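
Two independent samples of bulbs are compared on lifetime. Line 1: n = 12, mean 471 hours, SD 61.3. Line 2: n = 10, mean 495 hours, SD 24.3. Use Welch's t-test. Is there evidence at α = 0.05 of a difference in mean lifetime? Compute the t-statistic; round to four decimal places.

Let group 1 = line 1, group 2 = line 2. H0: μ_1 = μ_2; H1: μ_1 ≠ μ_2 (Welch's two-sample t-test, two-sided).
t = (x̄_1 − x̄_2)/√(s_1²/n_1 + s_2²/n_2) = (471 − 495)/√(61.3²/12 + 24.3²/10) = -1.2440
Welch–Satterthwaite df ≈ 14.89
Two-sided p-value ≈ 0.233
Since p ≈ 0.233 > α = 0.05, fail to reject H0; the evidence is not statistically significant.

-1.2440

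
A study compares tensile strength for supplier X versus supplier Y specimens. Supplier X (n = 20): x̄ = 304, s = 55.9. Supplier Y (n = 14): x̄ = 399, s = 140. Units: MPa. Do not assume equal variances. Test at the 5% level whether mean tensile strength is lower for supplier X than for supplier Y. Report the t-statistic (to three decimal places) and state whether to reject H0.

t = -2.408; reject H0

Let group 1 = supplier X, group 2 = supplier Y. H0: μ_1 = μ_2; H1: μ_1 < μ_2 (Welch's two-sample t-test, left-tailed).
t = (x̄_1 − x̄_2)/√(s_1²/n_1 + s_2²/n_2) = (304 − 399)/√(55.9²/20 + 140²/14) = -2.408
Welch–Satterthwaite df ≈ 15.93
p-value = P(T ≤ -2.408) ≈ 0.0143
Since p ≈ 0.0143 < α = 0.05, reject H0; the data support H1.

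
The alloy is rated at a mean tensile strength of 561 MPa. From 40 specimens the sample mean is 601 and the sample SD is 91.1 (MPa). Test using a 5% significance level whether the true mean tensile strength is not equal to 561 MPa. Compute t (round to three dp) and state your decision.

t = 2.777; reject H0

H0: μ = 561; H1: μ ≠ 561 (one-sample t-test, two-sided).
t = (x̄ − μ₀)/(s/√n) = (601 − 561)/(91.1/√40) = 2.777
df = n − 1 = 39
Two-sided p-value ≈ 0.0084
Since p ≈ 0.0084 < α = 0.05, reject H0; the evidence is statistically significant.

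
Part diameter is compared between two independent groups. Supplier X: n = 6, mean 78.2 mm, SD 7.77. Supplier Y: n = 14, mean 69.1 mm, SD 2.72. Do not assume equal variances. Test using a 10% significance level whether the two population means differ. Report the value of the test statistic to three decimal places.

2.796

Let group 1 = supplier X, group 2 = supplier Y. H0: μ_1 = μ_2; H1: μ_1 ≠ μ_2 (Welch's two-sample t-test, two-sided).
t = (x̄_1 − x̄_2)/√(s_1²/n_1 + s_2²/n_2) = (78.2 − 69.1)/√(7.77²/6 + 2.72²/14) = 2.796
Welch–Satterthwaite df ≈ 5.53
Two-sided p-value ≈ 0.0342
Since p ≈ 0.0342 < α = 0.1, reject H0; the evidence is statistically significant.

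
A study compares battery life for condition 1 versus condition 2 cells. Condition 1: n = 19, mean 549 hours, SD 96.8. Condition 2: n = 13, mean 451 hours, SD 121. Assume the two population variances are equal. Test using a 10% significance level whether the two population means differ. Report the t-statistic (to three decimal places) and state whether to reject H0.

Let group 1 = condition 1, group 2 = condition 2. H0: μ_1 = μ_2; H1: μ_1 ≠ μ_2 (two-sample pooled-variance t-test, two-sided).
s_p² = [(19−1)·96.8² + (13−1)·121²]/(19+13−2) = 11478.5
t = (549 − 451)/√[11478.5·(1/19 + 1/13)] = 2.541
df = n₁ + n₂ − 2 = 30
Two-sided p-value ≈ 0.016
Since p ≈ 0.016 < α = 0.1, reject H0; the evidence is statistically significant.

t = 2.541; reject H0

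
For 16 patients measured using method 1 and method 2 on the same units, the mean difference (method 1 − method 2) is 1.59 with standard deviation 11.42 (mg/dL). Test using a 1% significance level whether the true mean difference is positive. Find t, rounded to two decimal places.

H0: μ_d = 0; H1: μ_d > 0 (paired t-test on the differences, right-tailed).
t = d̄/(s_d/√n) = 1.59/(11.42/√16) = 0.56
df = n − 1 = 15
p-value = P(T ≥ 0.56) ≈ 0.293
Since p ≈ 0.293 > α = 0.01, fail to reject H0; the evidence is not statistically significant.

0.56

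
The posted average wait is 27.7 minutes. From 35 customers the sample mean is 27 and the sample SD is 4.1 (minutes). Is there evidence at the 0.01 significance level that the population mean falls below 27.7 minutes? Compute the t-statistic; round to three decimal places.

-1.010

H0: μ = 27.7; H1: μ < 27.7 (one-sample t-test, left-tailed).
t = (x̄ − μ₀)/(s/√n) = (27 − 27.7)/(4.1/√35) = -1.010
df = n − 1 = 34
p-value = P(T ≤ -1.010) ≈ 0.160
Since p ≈ 0.160 > α = 0.01, fail to reject H0; the data do not provide sufficient evidence against H0.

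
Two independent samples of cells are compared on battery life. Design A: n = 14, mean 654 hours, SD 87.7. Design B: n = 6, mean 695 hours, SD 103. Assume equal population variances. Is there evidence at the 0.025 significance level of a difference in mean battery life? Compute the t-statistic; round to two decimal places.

-0.91

Let group 1 = design A, group 2 = design B. H0: μ_1 = μ_2; H1: μ_1 ≠ μ_2 (two-sample pooled-variance t-test, two-sided).
s_p² = [(14−1)·87.7² + (6−1)·103²]/(14+6−2) = 8501.77
t = (654 − 695)/√[8501.77·(1/14 + 1/6)] = -0.91
df = n₁ + n₂ − 2 = 18
Two-sided p-value ≈ 0.374
Since p ≈ 0.374 > α = 0.025, fail to reject H0; the data do not provide sufficient evidence against H0.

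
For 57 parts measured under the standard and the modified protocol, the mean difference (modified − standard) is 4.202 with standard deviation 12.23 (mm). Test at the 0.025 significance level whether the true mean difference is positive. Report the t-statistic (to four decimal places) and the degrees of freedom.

t = 2.5940, df = 56

H0: μ_d = 0; H1: μ_d > 0 (paired t-test on the differences, right-tailed).
t = d̄/(s_d/√n) = 4.202/(12.23/√57) = 2.5940
df = n − 1 = 56
p-value = P(T ≥ 2.5940) ≈ 0.006
Since p ≈ 0.006 < α = 0.025, reject H0; the evidence is statistically significant.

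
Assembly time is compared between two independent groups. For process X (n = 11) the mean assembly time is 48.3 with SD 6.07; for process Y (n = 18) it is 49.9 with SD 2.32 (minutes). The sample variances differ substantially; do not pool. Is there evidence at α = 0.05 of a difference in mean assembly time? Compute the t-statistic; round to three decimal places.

-0.838

Let group 1 = process X, group 2 = process Y. H0: μ_1 = μ_2; H1: μ_1 ≠ μ_2 (Welch's two-sample t-test, two-sided).
t = (x̄_1 − x̄_2)/√(s_1²/n_1 + s_2²/n_2) = (48.3 − 49.9)/√(6.07²/11 + 2.32²/18) = -0.838
Welch–Satterthwaite df ≈ 11.81
Two-sided p-value ≈ 0.419
Since p ≈ 0.419 > α = 0.05, fail to reject H0; the data do not provide sufficient evidence against H0.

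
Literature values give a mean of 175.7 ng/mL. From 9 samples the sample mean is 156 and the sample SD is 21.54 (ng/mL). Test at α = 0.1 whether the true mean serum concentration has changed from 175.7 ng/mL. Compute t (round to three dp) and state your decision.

t = -2.744; reject H0

H0: μ = 175.7; H1: μ ≠ 175.7 (one-sample t-test, two-sided).
t = (x̄ − μ₀)/(s/√n) = (156 − 175.7)/(21.54/√9) = -2.744
df = n − 1 = 8
Two-sided p-value ≈ 0.025
Since p ≈ 0.025 < α = 0.1, reject H0; the data support H1.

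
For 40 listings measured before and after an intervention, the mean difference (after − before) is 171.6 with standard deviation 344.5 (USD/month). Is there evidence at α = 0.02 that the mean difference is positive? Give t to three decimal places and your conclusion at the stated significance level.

t = 3.150; reject H0

H0: μ_d = 0; H1: μ_d > 0 (paired t-test on the differences, right-tailed).
t = d̄/(s_d/√n) = 171.6/(344.5/√40) = 3.150
df = n − 1 = 39
p-value = P(T ≥ 3.150) ≈ 0.002
Since p ≈ 0.002 < α = 0.02, reject H0; the data support H1.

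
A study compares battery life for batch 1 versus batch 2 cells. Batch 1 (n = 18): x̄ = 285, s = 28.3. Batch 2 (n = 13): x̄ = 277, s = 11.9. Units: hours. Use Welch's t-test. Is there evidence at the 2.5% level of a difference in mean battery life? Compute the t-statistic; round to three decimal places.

1.075

Let group 1 = batch 1, group 2 = batch 2. H0: μ_1 = μ_2; H1: μ_1 ≠ μ_2 (Welch's two-sample t-test, two-sided).
t = (x̄_1 − x̄_2)/√(s_1²/n_1 + s_2²/n_2) = (285 − 277)/√(28.3²/18 + 11.9²/13) = 1.075
Welch–Satterthwaite df ≈ 24.28
Two-sided p-value ≈ 0.293
Since p ≈ 0.293 > α = 0.025, fail to reject H0; the data do not provide sufficient evidence against H0.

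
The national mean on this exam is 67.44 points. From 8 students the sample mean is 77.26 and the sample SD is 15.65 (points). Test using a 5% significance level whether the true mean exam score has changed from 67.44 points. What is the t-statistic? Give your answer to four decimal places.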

______________________________

▶ **AIM OF THE TASK**
Look above for the line with "For 40 listings", then copy it and each later line exactly, stopping at the last line of the records.

▶ **SOLUTION TO THE EXERCISE**
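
For 40 listings measured before and after an intervention, the mean difference (after − before) is 171.6 with standard deviation 344.5 (USD/month). Is there evidence at α = 0.02 that the mean difference is positive? Give t to three decimal places and your conclusion at the stated significance level.

t = 3.150; reject H0

H0: μ_d = 0; H1: μ_d > 0 (paired t-test on the differences, right-tailed).
t = d̄/(s_d/√n) = 171.6/(344.5/√40) = 3.150
df = n − 1 = 39
p-value = P(T ≥ 3.150) ≈ 0.002
Since p ≈ 0.002 < α = 0.02, reject H0; the data support H1.

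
A study compares battery life for batch 1 versus batch 2 cells. Batch 1 (n = 18): x̄ = 285, s = 28.3. Batch 2 (n = 13): x̄ = 277, s = 11.9. Units: hours. Use Welch's t-test. Is there evidence at the 2.5% level of a difference in mean battery life? Compute the t-statistic; round to three decimal places.

1.075

Let group 1 = batch 1, group 2 = batch 2. H0: μ_1 = μ_2; H1: μ_1 ≠ μ_2 (Welch's two-sample t-test, two-sided).
t = (x̄_1 − x̄_2)/√(s_1²/n_1 + s_2²/n_2) = (285 − 277)/√(28.3²/18 + 11.9²/13) = 1.075
Welch–Satterthwaite df ≈ 24.28
Two-sided p-value ≈ 0.293
Since p ≈ 0.293 > α = 0.025, fail to reject H0; the data do not provide sufficient evidence against H0.

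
The national mean on this exam is 67.44 points. From 8 students the sample mean is 77.26 and the sample SD is 15.65 (points). Test using a 5% significance level whether the true mean exam score has changed from 67.44 points. What is the t-statistic? Give your answer to four decimal places.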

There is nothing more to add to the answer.